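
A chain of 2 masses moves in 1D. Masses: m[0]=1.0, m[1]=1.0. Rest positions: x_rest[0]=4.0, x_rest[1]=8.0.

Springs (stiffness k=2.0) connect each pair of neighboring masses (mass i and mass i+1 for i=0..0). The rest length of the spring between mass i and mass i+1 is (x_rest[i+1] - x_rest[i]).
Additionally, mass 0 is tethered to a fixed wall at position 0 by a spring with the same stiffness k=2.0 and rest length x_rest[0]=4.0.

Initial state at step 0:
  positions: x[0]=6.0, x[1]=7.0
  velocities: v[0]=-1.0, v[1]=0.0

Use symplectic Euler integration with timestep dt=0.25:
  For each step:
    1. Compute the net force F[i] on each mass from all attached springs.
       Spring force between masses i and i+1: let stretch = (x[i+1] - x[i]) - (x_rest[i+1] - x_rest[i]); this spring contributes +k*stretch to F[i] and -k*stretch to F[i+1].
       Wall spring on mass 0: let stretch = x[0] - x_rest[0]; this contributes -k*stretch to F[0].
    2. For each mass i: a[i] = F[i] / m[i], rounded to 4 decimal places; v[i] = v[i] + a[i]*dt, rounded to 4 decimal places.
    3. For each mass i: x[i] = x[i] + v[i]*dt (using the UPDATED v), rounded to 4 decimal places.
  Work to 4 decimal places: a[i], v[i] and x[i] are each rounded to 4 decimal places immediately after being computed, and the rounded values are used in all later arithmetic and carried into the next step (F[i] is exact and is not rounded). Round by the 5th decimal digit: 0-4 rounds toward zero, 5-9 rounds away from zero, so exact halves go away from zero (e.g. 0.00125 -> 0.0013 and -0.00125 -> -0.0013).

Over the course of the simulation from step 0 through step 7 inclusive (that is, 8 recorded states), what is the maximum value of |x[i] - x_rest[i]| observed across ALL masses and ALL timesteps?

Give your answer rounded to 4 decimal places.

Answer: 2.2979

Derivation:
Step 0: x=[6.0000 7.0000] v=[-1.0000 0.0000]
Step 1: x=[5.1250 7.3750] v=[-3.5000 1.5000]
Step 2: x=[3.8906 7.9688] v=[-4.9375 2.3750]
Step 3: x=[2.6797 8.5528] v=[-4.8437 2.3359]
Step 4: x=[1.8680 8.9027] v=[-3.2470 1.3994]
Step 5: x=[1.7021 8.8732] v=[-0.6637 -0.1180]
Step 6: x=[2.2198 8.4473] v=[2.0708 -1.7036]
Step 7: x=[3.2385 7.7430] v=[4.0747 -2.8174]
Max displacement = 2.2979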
○ ○ ○ ○ ○
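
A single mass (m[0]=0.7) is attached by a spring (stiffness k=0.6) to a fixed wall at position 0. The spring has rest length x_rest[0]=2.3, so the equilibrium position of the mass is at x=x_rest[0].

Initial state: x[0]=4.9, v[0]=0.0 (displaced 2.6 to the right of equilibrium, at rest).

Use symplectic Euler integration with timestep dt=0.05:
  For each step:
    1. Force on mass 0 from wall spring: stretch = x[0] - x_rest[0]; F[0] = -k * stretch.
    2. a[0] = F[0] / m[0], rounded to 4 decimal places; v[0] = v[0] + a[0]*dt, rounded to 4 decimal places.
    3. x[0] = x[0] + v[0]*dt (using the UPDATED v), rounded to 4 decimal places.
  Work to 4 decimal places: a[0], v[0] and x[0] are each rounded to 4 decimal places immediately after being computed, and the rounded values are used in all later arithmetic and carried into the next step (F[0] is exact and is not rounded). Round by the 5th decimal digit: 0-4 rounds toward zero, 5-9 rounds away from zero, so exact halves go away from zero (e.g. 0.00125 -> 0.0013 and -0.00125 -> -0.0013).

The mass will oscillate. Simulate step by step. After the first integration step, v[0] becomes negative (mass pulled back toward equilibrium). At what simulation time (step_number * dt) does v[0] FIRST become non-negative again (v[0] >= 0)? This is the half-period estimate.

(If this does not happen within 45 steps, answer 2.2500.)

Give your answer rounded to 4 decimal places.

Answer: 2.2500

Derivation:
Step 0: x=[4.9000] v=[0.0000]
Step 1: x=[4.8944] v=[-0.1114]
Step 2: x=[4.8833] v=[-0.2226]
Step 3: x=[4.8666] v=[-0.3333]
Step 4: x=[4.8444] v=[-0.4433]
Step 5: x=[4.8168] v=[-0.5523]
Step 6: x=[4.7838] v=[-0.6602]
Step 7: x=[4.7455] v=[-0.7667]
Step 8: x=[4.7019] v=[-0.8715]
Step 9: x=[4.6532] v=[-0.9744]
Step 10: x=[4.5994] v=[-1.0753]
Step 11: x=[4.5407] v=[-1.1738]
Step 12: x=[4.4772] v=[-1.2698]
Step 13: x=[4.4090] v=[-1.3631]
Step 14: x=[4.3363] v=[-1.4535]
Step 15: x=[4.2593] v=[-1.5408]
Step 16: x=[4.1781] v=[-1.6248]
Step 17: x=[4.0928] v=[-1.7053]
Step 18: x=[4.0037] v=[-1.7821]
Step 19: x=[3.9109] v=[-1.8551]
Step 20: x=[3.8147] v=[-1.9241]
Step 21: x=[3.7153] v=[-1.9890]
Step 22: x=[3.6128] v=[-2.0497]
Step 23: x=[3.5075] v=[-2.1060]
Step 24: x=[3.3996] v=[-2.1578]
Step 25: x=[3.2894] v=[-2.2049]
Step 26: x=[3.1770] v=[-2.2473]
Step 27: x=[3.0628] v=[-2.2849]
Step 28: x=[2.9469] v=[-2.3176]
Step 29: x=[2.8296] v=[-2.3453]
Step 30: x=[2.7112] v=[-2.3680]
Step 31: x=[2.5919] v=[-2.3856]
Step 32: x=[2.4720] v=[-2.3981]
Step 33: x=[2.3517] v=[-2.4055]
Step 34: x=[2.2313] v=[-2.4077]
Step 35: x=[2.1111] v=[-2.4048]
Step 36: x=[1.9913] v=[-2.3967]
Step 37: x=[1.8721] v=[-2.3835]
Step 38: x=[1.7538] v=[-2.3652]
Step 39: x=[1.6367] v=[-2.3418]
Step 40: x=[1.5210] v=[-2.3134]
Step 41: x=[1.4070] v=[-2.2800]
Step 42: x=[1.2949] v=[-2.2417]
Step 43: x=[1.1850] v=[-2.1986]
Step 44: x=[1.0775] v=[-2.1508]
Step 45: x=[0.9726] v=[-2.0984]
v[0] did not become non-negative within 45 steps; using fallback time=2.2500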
○ ○ ○ ○ ○
* Work to be completed: Among the records above, extract exactly the lines from the line with "velocities: v[0]=-1.0, v[1]=0.0" to the line with "2. For each", both lines included, and leave out the rest.

* Completed task:
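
  velocities: v[0]=-1.0, v[1]=0.0

Use symplectic Euler integration with timestep dt=0.25:
  For each step:
    1. Compute the net force F[i] on each mass from all attached springs.
       Spring force between masses i and i+1: let stretch = (x[i+1] - x[i]) - (x_rest[i+1] - x_rest[i]); this spring contributes +k*stretch to F[i] and -k*stretch to F[i+1].
       Wall spring on mass 0: let stretch = x[0] - x_rest[0]; this contributes -k*stretch to F[0].
    2. For each mass i: a[i] = F[i] / m[i], rounded to 4 decimal places; v[i] = v[i] + a[i]*dt, rounded to 4 decimal places.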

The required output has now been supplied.